Every line of the listing that contains the word "concentrations" is to be copied out.

--- Record extracts ---

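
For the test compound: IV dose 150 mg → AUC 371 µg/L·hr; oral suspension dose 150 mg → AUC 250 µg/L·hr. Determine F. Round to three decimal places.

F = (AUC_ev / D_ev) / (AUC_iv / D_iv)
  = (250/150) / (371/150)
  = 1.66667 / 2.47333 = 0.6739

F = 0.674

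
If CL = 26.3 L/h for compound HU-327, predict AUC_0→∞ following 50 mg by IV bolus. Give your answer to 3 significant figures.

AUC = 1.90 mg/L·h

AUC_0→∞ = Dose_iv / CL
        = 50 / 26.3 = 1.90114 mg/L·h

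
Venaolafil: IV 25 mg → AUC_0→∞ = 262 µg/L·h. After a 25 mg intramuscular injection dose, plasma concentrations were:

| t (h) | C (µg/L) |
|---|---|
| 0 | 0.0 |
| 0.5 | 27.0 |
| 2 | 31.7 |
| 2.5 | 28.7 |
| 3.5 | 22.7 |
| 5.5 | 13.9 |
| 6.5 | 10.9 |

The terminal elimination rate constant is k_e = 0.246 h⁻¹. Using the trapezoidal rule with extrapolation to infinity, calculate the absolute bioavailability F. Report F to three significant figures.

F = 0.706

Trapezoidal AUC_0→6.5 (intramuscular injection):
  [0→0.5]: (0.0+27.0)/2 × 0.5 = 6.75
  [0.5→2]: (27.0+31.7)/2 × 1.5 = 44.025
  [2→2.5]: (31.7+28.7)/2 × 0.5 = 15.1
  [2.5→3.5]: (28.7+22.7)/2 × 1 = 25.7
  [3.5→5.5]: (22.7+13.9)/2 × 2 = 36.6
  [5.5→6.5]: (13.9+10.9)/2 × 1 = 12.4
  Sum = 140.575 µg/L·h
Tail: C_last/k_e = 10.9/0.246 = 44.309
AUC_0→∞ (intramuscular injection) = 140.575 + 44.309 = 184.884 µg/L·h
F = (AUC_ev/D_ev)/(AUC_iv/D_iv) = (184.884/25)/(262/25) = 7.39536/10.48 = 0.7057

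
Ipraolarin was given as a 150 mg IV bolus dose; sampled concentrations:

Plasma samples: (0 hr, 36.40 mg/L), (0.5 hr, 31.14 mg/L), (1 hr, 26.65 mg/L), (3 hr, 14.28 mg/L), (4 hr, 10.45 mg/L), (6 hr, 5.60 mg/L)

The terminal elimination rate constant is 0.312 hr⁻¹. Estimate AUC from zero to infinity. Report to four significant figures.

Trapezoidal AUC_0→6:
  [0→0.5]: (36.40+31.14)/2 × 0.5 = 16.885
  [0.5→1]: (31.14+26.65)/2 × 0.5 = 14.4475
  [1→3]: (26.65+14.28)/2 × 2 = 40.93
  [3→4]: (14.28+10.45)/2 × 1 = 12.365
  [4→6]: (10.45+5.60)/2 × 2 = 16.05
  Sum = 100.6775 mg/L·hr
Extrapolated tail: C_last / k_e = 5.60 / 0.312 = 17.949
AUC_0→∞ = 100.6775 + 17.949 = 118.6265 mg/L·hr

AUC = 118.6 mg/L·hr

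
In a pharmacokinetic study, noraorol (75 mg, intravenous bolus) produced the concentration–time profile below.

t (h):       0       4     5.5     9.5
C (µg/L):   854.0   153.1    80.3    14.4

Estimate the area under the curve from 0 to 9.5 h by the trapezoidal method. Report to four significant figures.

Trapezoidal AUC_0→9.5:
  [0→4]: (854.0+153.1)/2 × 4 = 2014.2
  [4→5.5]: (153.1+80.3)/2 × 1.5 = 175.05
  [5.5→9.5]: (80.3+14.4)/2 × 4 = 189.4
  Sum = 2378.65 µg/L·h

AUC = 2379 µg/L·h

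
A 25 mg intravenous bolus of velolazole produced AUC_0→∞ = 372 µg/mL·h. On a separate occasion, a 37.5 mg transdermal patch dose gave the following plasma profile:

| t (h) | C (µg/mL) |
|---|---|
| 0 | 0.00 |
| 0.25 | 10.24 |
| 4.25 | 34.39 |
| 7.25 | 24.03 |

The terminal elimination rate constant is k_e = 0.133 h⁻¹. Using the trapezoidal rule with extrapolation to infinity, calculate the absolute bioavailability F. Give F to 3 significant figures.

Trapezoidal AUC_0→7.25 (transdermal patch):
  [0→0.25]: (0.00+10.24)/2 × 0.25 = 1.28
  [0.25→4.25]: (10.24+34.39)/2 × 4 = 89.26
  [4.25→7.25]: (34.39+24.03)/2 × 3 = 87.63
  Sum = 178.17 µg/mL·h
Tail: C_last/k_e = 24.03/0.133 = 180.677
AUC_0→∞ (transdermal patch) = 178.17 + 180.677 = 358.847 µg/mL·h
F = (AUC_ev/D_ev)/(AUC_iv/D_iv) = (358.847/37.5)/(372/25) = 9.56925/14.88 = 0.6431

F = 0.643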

---
--- Record extracts ---

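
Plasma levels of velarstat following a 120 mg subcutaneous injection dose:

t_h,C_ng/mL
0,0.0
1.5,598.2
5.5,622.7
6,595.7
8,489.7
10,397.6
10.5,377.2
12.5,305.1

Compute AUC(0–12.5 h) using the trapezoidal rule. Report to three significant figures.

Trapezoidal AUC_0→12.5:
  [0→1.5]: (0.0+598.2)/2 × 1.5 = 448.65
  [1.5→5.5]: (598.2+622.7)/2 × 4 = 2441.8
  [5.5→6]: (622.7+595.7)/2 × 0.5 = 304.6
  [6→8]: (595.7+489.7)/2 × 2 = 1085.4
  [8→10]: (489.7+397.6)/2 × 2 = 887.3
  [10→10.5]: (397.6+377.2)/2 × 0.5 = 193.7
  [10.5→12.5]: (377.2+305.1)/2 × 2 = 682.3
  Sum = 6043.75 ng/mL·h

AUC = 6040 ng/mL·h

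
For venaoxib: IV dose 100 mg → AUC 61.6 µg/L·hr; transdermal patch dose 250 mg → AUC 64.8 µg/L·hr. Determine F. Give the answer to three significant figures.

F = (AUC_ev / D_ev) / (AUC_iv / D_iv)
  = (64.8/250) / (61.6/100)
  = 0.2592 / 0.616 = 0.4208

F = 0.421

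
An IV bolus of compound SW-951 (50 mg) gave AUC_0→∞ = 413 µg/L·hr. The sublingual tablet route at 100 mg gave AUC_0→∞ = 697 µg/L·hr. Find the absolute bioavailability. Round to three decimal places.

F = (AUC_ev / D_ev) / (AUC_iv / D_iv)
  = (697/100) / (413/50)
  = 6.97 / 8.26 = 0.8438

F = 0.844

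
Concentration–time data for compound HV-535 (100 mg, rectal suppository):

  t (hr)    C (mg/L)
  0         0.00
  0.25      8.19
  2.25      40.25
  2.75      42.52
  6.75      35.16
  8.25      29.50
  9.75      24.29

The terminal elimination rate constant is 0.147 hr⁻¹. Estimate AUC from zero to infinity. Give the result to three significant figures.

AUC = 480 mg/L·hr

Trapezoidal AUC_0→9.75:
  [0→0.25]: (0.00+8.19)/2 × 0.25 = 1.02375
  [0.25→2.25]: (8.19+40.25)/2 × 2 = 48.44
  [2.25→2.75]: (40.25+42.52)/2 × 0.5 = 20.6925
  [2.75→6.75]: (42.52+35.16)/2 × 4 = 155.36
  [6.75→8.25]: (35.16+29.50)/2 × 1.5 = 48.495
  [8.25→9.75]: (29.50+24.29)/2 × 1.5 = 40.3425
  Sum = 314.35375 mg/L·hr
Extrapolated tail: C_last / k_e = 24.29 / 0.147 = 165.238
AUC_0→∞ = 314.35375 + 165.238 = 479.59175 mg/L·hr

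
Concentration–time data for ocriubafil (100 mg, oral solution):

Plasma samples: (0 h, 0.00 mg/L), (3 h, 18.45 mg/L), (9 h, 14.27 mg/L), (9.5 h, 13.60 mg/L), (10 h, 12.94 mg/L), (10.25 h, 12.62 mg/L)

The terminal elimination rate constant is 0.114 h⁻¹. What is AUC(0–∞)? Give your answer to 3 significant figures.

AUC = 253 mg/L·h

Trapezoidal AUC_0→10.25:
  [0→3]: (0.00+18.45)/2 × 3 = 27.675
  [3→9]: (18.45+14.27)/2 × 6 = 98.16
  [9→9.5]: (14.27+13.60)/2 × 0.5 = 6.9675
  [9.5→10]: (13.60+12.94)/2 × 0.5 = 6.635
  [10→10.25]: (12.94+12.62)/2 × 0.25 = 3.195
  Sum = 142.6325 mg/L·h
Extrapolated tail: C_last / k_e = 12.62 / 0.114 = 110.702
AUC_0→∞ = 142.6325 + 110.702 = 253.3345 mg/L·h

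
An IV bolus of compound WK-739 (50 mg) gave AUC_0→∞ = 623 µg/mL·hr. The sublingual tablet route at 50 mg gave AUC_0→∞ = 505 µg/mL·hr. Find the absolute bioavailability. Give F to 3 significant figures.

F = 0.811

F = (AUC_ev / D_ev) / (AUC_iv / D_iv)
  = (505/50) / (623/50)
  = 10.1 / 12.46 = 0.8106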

---
--- Record extracts ---

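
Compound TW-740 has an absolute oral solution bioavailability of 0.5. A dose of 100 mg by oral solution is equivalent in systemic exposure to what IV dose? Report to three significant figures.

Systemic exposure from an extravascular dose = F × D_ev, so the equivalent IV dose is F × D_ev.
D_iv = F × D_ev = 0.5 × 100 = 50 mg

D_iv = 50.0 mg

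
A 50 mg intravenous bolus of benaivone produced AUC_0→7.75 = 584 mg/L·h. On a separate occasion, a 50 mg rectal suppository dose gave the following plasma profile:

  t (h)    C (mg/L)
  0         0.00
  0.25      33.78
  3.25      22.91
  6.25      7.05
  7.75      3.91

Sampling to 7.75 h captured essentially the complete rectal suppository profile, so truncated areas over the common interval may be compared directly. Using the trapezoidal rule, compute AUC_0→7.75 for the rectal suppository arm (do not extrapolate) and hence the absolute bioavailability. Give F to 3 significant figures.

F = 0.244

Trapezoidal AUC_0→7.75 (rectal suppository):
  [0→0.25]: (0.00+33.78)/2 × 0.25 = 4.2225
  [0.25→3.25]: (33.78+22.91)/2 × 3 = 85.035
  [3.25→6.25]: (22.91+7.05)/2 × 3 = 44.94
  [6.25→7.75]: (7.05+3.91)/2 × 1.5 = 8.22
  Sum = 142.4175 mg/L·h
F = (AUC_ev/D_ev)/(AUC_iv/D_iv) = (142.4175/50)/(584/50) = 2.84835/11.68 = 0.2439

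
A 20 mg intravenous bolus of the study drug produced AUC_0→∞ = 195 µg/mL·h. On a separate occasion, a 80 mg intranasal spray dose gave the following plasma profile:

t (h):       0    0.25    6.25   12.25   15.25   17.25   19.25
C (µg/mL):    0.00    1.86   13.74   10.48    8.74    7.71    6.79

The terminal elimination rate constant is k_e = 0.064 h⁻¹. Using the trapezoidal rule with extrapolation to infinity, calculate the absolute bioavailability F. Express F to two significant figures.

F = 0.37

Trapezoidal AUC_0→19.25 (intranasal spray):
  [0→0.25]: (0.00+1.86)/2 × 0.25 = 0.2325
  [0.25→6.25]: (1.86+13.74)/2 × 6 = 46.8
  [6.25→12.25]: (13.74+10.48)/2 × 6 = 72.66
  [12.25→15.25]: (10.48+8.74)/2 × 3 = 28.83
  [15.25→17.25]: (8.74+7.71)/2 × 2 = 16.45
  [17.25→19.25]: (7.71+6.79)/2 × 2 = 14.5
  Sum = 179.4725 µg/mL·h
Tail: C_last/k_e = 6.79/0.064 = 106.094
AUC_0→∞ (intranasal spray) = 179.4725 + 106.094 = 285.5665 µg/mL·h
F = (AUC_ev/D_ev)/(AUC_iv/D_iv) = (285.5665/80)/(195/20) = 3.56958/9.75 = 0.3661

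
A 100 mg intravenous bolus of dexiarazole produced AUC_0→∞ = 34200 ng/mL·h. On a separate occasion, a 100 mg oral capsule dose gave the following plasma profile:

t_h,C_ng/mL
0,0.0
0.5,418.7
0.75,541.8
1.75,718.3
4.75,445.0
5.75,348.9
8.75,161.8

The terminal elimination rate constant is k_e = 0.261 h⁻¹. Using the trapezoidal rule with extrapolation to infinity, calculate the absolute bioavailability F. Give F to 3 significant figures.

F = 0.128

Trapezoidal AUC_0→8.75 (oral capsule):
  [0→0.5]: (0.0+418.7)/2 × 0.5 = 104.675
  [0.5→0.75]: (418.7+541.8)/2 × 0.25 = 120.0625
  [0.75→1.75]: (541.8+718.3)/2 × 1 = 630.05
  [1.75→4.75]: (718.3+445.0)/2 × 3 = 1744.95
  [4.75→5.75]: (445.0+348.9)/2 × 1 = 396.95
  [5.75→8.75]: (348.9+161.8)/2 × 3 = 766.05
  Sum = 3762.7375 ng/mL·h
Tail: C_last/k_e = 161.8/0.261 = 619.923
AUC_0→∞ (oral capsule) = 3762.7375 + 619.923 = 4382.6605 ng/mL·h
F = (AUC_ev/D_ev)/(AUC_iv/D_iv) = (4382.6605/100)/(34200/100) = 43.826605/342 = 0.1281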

---

§ **Task answer**
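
Venaolafil: IV 25 mg → AUC_0→∞ = 262 µg/L·h. After a 25 mg intramuscular injection dose, plasma concentrations were:
Ipraolarin was given as a 150 mg IV bolus dose; sampled concentrations: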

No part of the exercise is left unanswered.